- Task item
Starting with the line that contains "Find the values of x_1", copy out each line through the end of the entries below, exactly as written, and nothing else.

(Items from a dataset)
· · · ·

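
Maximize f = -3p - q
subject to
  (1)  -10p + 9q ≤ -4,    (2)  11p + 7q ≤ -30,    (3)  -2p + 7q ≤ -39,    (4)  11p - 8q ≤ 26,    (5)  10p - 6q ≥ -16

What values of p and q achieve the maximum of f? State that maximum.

p = -142/7, q = -218/7, maximum f = 92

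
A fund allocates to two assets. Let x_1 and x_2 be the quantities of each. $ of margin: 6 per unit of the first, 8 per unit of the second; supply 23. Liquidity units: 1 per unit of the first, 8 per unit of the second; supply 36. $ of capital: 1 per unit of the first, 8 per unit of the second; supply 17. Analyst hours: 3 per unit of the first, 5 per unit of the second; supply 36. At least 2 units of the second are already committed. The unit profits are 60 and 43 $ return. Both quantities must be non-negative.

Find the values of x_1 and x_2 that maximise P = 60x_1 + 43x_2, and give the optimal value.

x_1 = 1, x_2 = 2, maximum P = 146

Feasible corners and P = 60x_1 + 43x_2:
  (0, 17/8) → P = 731/8
  (0, 2) → P = 86
  (1, 2) → P = 146

The binding constraints are x_1 + 8x_2 = 17 and x_2 = 2.
Solving simultaneously gives x_1 = 1, x_2 = 2.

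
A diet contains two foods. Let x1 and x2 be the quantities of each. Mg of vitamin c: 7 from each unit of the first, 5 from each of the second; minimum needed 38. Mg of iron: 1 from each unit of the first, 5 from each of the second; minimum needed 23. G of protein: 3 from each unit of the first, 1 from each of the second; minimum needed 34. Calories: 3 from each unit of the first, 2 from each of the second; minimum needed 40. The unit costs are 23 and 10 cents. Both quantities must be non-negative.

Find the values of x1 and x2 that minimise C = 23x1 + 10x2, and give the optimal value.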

· · · ·

- Answer box
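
Find the values of x_1 and x_2 that maximise P = 60x_1 + 43x_2, and give the optimal value.

x_1 = 1, x_2 = 2, maximum P = 146

Feasible corners and P = 60x_1 + 43x_2:
  (0, 17/8) → P = 731/8
  (0, 2) → P = 86
  (1, 2) → P = 146

The binding constraints are x_1 + 8x_2 = 17 and x_2 = 2.
Solving simultaneously gives x_1 = 1, x_2 = 2.

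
A diet contains two foods. Let x1 and x2 be the quantities of each. Mg of vitamin c: 7 from each unit of the first, 5 from each of the second; minimum needed 38. Mg of iron: 1 from each unit of the first, 5 from each of the second; minimum needed 23. G of protein: 3 from each unit of the first, 1 from each of the second; minimum needed 34. Calories: 3 from each unit of the first, 2 from each of the second; minimum needed 40. The unit costs are 23 and 10 cents. Both quantities must be non-negative.

Find the values of x1 and x2 that minimise C = 23x1 + 10x2, and give the optimal value.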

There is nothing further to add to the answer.